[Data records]
--- START ---

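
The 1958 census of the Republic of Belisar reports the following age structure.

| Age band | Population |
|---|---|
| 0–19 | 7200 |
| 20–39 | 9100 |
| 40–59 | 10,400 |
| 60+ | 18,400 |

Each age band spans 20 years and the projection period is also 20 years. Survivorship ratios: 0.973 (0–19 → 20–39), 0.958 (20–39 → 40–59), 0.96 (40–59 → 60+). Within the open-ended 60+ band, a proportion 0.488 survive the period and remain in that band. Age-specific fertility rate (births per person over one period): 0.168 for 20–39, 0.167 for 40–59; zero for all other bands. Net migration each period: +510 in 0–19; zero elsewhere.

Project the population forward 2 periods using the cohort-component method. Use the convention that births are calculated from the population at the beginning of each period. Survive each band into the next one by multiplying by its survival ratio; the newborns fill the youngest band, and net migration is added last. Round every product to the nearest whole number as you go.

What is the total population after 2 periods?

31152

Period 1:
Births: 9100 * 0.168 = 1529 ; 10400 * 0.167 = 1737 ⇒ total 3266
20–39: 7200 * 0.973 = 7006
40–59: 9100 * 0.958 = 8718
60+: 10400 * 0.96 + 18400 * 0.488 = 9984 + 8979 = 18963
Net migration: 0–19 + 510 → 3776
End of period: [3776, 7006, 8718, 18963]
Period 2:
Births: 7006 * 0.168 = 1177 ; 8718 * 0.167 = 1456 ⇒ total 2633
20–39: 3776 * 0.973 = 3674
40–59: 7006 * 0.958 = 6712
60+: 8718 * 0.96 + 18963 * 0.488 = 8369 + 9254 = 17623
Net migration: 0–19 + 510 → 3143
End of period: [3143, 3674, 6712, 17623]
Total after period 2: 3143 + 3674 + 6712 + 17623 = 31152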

--- END ---

ABOUT THIS EXERCISE:
Please give the full set of data again exactly.

RESPONSE BOX:
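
The 1958 census of the Republic of Belisar reports the following age structure.

| Age band | Population |
|---|---|
| 0–19 | 7200 |
| 20–39 | 9100 |
| 40–59 | 10,400 |
| 60+ | 18,400 |

Each age band spans 20 years and the projection period is also 20 years. Survivorship ratios: 0.973 (0–19 → 20–39), 0.958 (20–39 → 40–59), 0.96 (40–59 → 60+). Within the open-ended 60+ band, a proportion 0.488 survive the period and remain in that band. Age-specific fertility rate (births per person over one period): 0.168 for 20–39, 0.167 for 40–59; zero for all other bands. Net migration each period: +510 in 0–19; zero elsewhere.

Project the population forward 2 periods using the cohort-component method. Use the convention that births are calculated from the population at the beginning of each period. Survive each band into the next one by multiplying by its survival ratio; the newborns fill the youngest band, and net migration is added last. Round every product to the nearest whole number as you go.

What is the total population after 2 periods?

31152

Period 1:
Births: 9100 * 0.168 = 1529 ; 10400 * 0.167 = 1737 ⇒ total 3266
20–39: 7200 * 0.973 = 7006
40–59: 9100 * 0.958 = 8718
60+: 10400 * 0.96 + 18400 * 0.488 = 9984 + 8979 = 18963
Net migration: 0–19 + 510 → 3776
End of period: [3776, 7006, 8718, 18963]
Period 2:
Births: 7006 * 0.168 = 1177 ; 8718 * 0.167 = 1456 ⇒ total 2633
20–39: 3776 * 0.973 = 3674
40–59: 7006 * 0.958 = 6712
60+: 8718 * 0.96 + 18963 * 0.488 = 8369 + 9254 = 17623
Net migration: 0–19 + 510 → 3143
End of period: [3143, 3674, 6712, 17623]
Total after period 2: 3143 + 3674 + 6712 + 17623 = 31152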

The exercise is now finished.